[Brief]
This exercise asks for an exact transcription of every entry.

Data items
_ _ _ _ _ _ _
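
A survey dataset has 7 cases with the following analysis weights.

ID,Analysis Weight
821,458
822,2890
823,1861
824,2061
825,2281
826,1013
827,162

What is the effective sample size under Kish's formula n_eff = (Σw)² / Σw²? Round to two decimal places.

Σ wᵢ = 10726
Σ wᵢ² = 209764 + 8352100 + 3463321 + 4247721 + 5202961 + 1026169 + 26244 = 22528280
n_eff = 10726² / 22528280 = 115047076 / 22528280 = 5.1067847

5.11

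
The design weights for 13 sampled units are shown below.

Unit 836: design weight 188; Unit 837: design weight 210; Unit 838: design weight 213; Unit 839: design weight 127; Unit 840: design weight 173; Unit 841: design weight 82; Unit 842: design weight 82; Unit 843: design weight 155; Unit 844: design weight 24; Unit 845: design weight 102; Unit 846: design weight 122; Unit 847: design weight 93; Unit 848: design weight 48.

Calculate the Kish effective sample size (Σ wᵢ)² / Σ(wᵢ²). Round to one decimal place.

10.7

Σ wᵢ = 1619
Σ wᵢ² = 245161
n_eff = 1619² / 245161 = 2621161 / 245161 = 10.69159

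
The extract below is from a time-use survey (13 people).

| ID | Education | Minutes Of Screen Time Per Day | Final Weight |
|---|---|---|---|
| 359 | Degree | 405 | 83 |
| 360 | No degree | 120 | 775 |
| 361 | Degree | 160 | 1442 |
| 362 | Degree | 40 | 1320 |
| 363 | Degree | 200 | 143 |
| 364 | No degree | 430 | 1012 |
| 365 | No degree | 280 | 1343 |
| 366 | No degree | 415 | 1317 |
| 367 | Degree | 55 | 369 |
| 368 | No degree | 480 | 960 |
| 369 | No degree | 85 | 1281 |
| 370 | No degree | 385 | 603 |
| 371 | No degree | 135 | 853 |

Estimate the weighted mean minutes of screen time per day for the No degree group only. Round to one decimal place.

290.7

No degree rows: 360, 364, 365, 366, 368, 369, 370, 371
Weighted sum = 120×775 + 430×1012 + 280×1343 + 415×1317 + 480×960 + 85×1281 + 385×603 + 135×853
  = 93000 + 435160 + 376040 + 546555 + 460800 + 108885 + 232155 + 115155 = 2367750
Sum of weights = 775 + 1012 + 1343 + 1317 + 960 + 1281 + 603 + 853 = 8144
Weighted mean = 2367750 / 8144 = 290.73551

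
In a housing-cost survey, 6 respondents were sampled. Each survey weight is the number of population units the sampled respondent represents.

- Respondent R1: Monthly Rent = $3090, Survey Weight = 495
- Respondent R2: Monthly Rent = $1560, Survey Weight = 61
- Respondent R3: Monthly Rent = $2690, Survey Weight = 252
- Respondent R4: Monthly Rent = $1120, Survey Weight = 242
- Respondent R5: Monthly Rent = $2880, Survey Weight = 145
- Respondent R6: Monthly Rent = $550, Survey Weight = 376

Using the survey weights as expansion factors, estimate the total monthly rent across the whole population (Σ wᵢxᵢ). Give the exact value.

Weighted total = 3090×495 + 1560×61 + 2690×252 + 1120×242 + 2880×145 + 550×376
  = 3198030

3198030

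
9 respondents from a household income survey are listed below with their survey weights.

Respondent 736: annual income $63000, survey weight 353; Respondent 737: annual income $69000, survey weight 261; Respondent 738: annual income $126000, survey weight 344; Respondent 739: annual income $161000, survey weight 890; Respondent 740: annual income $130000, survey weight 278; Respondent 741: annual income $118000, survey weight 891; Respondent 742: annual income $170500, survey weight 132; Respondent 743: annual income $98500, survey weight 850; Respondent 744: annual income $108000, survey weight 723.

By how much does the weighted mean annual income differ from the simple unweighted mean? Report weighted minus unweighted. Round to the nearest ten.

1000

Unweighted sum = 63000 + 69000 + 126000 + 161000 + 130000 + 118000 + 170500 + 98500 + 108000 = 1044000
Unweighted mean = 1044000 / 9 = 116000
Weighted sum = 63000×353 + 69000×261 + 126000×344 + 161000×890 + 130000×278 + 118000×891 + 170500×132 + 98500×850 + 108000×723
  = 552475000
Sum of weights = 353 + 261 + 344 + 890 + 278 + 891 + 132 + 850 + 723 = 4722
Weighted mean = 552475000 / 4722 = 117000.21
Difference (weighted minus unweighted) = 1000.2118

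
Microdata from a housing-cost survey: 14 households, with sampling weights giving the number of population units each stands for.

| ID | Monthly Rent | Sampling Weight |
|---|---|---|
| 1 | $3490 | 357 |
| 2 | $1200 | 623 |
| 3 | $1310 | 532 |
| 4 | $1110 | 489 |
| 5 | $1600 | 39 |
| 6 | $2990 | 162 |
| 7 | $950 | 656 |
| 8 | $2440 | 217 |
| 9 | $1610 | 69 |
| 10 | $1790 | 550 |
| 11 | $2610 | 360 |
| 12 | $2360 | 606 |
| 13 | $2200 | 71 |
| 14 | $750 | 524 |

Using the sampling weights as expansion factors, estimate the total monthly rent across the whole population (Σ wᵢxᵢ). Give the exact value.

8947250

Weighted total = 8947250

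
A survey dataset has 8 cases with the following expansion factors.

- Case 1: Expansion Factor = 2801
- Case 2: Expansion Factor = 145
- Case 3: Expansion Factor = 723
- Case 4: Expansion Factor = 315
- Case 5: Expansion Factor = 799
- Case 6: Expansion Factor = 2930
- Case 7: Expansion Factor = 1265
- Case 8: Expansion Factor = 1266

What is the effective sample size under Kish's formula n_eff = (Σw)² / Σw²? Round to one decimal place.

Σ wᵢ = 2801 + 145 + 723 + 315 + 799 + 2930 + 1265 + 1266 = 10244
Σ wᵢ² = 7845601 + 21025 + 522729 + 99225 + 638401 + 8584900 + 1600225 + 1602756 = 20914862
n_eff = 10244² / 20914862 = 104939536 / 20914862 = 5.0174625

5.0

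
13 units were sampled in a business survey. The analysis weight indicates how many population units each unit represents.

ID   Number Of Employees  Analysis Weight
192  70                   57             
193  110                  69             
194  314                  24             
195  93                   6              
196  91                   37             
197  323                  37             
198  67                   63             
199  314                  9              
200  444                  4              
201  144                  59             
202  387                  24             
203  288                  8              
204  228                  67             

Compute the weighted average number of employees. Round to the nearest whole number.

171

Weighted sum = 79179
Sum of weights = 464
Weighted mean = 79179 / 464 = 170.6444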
_ _ _ _ _ _ _
[The answer]
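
A survey dataset has 7 cases with the following analysis weights.

ID,Analysis Weight
821,458
822,2890
823,1861
824,2061
825,2281
826,1013
827,162

What is the effective sample size under Kish's formula n_eff = (Σw)² / Σw²? Round to two decimal places.

Σ wᵢ = 10726
Σ wᵢ² = 209764 + 8352100 + 3463321 + 4247721 + 5202961 + 1026169 + 26244 = 22528280
n_eff = 10726² / 22528280 = 115047076 / 22528280 = 5.1067847

5.11

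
The design weights for 13 sampled units are shown below.

Unit 836: design weight 188; Unit 837: design weight 210; Unit 838: design weight 213; Unit 839: design weight 127; Unit 840: design weight 173; Unit 841: design weight 82; Unit 842: design weight 82; Unit 843: design weight 155; Unit 844: design weight 24; Unit 845: design weight 102; Unit 846: design weight 122; Unit 847: design weight 93; Unit 848: design weight 48.

Calculate the Kish effective sample size (Σ wᵢ)² / Σ(wᵢ²). Round to one decimal place.

10.7

Σ wᵢ = 1619
Σ wᵢ² = 245161
n_eff = 1619² / 245161 = 2621161 / 245161 = 10.69159

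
The extract below is from a time-use survey (13 people).

| ID | Education | Minutes Of Screen Time Per Day | Final Weight |
|---|---|---|---|
| 359 | Degree | 405 | 83 |
| 360 | No degree | 120 | 775 |
| 361 | Degree | 160 | 1442 |
| 362 | Degree | 40 | 1320 |
| 363 | Degree | 200 | 143 |
| 364 | No degree | 430 | 1012 |
| 365 | No degree | 280 | 1343 |
| 366 | No degree | 415 | 1317 |
| 367 | Degree | 55 | 369 |
| 368 | No degree | 480 | 960 |
| 369 | No degree | 85 | 1281 |
| 370 | No degree | 385 | 603 |
| 371 | No degree | 135 | 853 |

Estimate the weighted mean minutes of screen time per day for the No degree group only. Round to one decimal place.

290.7

No degree rows: 360, 364, 365, 366, 368, 369, 370, 371
Weighted sum = 120×775 + 430×1012 + 280×1343 + 415×1317 + 480×960 + 85×1281 + 385×603 + 135×853
  = 93000 + 435160 + 376040 + 546555 + 460800 + 108885 + 232155 + 115155 = 2367750
Sum of weights = 775 + 1012 + 1343 + 1317 + 960 + 1281 + 603 + 853 = 8144
Weighted mean = 2367750 / 8144 = 290.73551

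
In a housing-cost survey, 6 respondents were sampled. Each survey weight is the number of population units the sampled respondent represents.

- Respondent R1: Monthly Rent = $3090, Survey Weight = 495
- Respondent R2: Monthly Rent = $1560, Survey Weight = 61
- Respondent R3: Monthly Rent = $2690, Survey Weight = 252
- Respondent R4: Monthly Rent = $1120, Survey Weight = 242
- Respondent R5: Monthly Rent = $2880, Survey Weight = 145
- Respondent R6: Monthly Rent = $550, Survey Weight = 376

Using the survey weights as expansion factors, estimate the total monthly rent across the whole population (Σ wᵢxᵢ). Give the exact value.

Weighted total = 3090×495 + 1560×61 + 2690×252 + 1120×242 + 2880×145 + 550×376
  = 3198030

3198030

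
9 respondents from a household income survey are listed below with their survey weights.

Respondent 736: annual income $63000, survey weight 353; Respondent 737: annual income $69000, survey weight 261; Respondent 738: annual income $126000, survey weight 344; Respondent 739: annual income $161000, survey weight 890; Respondent 740: annual income $130000, survey weight 278; Respondent 741: annual income $118000, survey weight 891; Respondent 742: annual income $170500, survey weight 132; Respondent 743: annual income $98500, survey weight 850; Respondent 744: annual income $108000, survey weight 723.

By how much does the weighted mean annual income differ from the simple unweighted mean? Report weighted minus unweighted. Round to the nearest ten.

1000

Unweighted sum = 63000 + 69000 + 126000 + 161000 + 130000 + 118000 + 170500 + 98500 + 108000 = 1044000
Unweighted mean = 1044000 / 9 = 116000
Weighted sum = 63000×353 + 69000×261 + 126000×344 + 161000×890 + 130000×278 + 118000×891 + 170500×132 + 98500×850 + 108000×723
  = 552475000
Sum of weights = 353 + 261 + 344 + 890 + 278 + 891 + 132 + 850 + 723 = 4722
Weighted mean = 552475000 / 4722 = 117000.21
Difference (weighted minus unweighted) = 1000.2118

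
Microdata from a housing-cost survey: 14 households, with sampling weights giving the number of population units each stands for.

| ID | Monthly Rent | Sampling Weight |
|---|---|---|
| 1 | $3490 | 357 |
| 2 | $1200 | 623 |
| 3 | $1310 | 532 |
| 4 | $1110 | 489 |
| 5 | $1600 | 39 |
| 6 | $2990 | 162 |
| 7 | $950 | 656 |
| 8 | $2440 | 217 |
| 9 | $1610 | 69 |
| 10 | $1790 | 550 |
| 11 | $2610 | 360 |
| 12 | $2360 | 606 |
| 13 | $2200 | 71 |
| 14 | $750 | 524 |

Using the sampling weights as expansion factors, estimate the total monthly rent across the whole population (Σ wᵢxᵢ). Give the exact value.

8947250

Weighted total = 8947250

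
A survey dataset has 8 cases with the following expansion factors.

- Case 1: Expansion Factor = 2801
- Case 2: Expansion Factor = 145
- Case 3: Expansion Factor = 723
- Case 4: Expansion Factor = 315
- Case 5: Expansion Factor = 799
- Case 6: Expansion Factor = 2930
- Case 7: Expansion Factor = 1265
- Case 8: Expansion Factor = 1266

What is the effective sample size under Kish's formula n_eff = (Σw)² / Σw²? Round to one decimal place.

Σ wᵢ = 2801 + 145 + 723 + 315 + 799 + 2930 + 1265 + 1266 = 10244
Σ wᵢ² = 7845601 + 21025 + 522729 + 99225 + 638401 + 8584900 + 1600225 + 1602756 = 20914862
n_eff = 10244² / 20914862 = 104939536 / 20914862 = 5.0174625

5.0

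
13 units were sampled in a business survey. The analysis weight indicates how many population units each unit represents.

ID   Number Of Employees  Analysis Weight
192  70                   57             
193  110                  69             
194  314                  24             
195  93                   6              
196  91                   37             
197  323                  37             
198  67                   63             
199  314                  9              
200  444                  4              
201  144                  59             
202  387                  24             
203  288                  8              
204  228                  67             

Compute the weighted average number of employees. Round to the nearest whole number.

171

Weighted sum = 79179
Sum of weights = 464
Weighted mean = 79179 / 464 = 170.6444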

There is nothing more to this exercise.